The problem
One part of the entries below is wanted: the lines from the one containing "A fixture is sliced in TPU" through the one containing "An SLS mounting". Write those out exactly and nothing else.

-----

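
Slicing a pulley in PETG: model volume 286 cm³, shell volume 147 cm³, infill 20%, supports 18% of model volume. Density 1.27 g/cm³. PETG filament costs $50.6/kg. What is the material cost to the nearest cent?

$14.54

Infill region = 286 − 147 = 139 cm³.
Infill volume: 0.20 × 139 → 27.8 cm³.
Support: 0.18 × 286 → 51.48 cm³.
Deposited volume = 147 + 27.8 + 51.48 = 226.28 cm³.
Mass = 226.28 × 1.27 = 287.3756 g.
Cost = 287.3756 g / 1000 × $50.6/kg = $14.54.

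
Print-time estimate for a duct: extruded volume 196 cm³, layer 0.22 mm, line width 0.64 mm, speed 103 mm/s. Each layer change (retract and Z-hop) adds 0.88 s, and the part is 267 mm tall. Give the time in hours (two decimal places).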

-----

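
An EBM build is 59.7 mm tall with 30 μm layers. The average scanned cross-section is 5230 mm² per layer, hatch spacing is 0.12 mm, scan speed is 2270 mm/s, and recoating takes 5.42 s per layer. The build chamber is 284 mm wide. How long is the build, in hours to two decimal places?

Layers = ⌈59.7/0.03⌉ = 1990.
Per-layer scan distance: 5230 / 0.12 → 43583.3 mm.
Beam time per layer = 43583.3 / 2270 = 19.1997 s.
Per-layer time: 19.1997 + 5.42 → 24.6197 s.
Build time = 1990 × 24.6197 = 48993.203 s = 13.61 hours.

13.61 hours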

-----

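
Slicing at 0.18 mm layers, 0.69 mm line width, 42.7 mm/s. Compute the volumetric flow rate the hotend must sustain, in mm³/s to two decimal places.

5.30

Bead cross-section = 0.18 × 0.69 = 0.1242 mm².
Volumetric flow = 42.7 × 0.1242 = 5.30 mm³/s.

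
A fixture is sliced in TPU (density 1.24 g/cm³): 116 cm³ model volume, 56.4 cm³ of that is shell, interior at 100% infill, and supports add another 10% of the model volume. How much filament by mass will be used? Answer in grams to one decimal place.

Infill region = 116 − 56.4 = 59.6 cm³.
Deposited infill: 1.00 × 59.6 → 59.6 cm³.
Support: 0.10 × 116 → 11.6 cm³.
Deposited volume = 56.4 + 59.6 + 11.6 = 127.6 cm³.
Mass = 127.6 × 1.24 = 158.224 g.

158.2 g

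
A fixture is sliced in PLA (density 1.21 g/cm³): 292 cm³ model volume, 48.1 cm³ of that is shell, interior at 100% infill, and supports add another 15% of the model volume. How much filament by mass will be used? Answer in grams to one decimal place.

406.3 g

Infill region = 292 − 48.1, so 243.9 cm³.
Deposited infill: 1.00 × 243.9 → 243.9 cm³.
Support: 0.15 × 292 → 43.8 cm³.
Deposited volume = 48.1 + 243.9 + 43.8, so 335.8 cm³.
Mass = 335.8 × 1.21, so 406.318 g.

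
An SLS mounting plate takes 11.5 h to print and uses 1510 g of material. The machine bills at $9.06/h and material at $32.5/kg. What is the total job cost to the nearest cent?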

-----

The answer
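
A fixture is sliced in TPU (density 1.24 g/cm³): 116 cm³ model volume, 56.4 cm³ of that is shell, interior at 100% infill, and supports add another 10% of the model volume. How much filament by mass will be used? Answer in grams to one decimal place.

Infill region = 116 − 56.4 = 59.6 cm³.
Deposited infill: 1.00 × 59.6 → 59.6 cm³.
Support: 0.10 × 116 → 11.6 cm³.
Deposited volume = 56.4 + 59.6 + 11.6 = 127.6 cm³.
Mass = 127.6 × 1.24 = 158.224 g.

158.2 g

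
A fixture is sliced in PLA (density 1.21 g/cm³): 292 cm³ model volume, 48.1 cm³ of that is shell, interior at 100% infill, and supports add another 15% of the model volume. How much filament by mass will be used? Answer in grams to one decimal place.

406.3 g

Infill region = 292 − 48.1, so 243.9 cm³.
Deposited infill: 1.00 × 243.9 → 243.9 cm³.
Support: 0.15 × 292 → 43.8 cm³.
Deposited volume = 48.1 + 243.9 + 43.8, so 335.8 cm³.
Mass = 335.8 × 1.21, so 406.318 g.

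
An SLS mounting plate takes 11.5 h to print and uses 1510 g of material. The machine bills at $9.06/h and material at $32.5/kg. What is the total job cost to the nearest cent?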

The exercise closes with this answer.